*GIVEN DATA:*
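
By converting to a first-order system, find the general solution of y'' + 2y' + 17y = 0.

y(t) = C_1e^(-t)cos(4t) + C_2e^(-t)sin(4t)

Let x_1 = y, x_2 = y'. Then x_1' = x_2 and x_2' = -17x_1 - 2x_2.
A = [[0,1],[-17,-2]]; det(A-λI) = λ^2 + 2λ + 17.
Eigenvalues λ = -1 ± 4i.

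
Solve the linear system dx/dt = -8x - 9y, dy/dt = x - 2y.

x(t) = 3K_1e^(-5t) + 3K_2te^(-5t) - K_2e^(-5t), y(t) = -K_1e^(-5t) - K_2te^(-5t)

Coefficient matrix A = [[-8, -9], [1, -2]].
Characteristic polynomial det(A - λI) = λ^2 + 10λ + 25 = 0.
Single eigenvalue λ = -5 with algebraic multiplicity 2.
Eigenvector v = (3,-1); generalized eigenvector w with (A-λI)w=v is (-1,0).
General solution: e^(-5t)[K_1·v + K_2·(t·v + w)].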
--
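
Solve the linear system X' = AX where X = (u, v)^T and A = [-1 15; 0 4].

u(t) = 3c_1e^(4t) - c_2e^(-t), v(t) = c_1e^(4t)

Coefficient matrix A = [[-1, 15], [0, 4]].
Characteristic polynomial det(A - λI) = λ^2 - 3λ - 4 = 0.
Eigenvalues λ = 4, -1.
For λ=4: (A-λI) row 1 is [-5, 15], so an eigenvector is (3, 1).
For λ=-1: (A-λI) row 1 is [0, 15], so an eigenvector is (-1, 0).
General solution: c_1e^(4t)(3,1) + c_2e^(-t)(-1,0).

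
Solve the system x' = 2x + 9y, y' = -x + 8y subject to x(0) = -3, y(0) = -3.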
...
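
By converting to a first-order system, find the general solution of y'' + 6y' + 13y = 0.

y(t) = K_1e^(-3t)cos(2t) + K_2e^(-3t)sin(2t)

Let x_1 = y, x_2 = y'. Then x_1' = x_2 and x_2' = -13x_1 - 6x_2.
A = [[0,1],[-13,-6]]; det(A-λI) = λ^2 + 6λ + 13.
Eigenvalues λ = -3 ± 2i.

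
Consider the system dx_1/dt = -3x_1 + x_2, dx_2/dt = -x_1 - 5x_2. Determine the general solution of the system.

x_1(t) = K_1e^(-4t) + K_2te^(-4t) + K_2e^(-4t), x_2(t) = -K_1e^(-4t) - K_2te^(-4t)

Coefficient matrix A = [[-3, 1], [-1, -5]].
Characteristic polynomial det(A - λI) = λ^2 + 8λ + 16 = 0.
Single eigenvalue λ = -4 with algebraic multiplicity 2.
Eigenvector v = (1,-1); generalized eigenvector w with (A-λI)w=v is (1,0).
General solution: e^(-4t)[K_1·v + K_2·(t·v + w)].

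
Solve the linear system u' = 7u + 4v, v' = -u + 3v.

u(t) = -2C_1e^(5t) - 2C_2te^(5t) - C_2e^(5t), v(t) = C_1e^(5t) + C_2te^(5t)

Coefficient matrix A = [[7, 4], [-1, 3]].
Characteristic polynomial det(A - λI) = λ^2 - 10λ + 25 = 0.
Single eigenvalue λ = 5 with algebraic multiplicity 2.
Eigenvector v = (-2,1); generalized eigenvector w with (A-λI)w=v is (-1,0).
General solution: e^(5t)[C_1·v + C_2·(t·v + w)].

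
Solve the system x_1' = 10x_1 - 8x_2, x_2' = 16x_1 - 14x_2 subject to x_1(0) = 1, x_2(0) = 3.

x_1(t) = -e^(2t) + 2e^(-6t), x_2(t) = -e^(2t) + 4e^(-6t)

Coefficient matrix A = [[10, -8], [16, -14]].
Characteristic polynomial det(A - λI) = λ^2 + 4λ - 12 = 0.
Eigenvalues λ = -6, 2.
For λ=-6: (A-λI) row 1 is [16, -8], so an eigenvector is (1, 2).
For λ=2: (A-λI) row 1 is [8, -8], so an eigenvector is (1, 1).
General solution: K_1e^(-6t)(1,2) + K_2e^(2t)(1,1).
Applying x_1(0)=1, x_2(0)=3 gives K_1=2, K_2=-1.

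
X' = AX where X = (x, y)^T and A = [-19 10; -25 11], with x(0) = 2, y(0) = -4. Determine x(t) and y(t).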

*EXERCISE DETAILS:* In the listing above, find the line containing "Solve the linear system X'" and the line containing "Solve the system x'", then retype both and every line between them exactly, with nothing else.

*EXERCISE OUTPUT:*
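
Solve the linear system X' = AX where X = (u, v)^T and A = [-1 15; 0 4].

u(t) = 3c_1e^(4t) - c_2e^(-t), v(t) = c_1e^(4t)

Coefficient matrix A = [[-1, 15], [0, 4]].
Characteristic polynomial det(A - λI) = λ^2 - 3λ - 4 = 0.
Eigenvalues λ = 4, -1.
For λ=4: (A-λI) row 1 is [-5, 15], so an eigenvector is (3, 1).
For λ=-1: (A-λI) row 1 is [0, 15], so an eigenvector is (-1, 0).
General solution: c_1e^(4t)(3,1) + c_2e^(-t)(-1,0).

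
Solve the system x' = 2x + 9y, y' = -x + 8y subject to x(0) = -3, y(0) = -3.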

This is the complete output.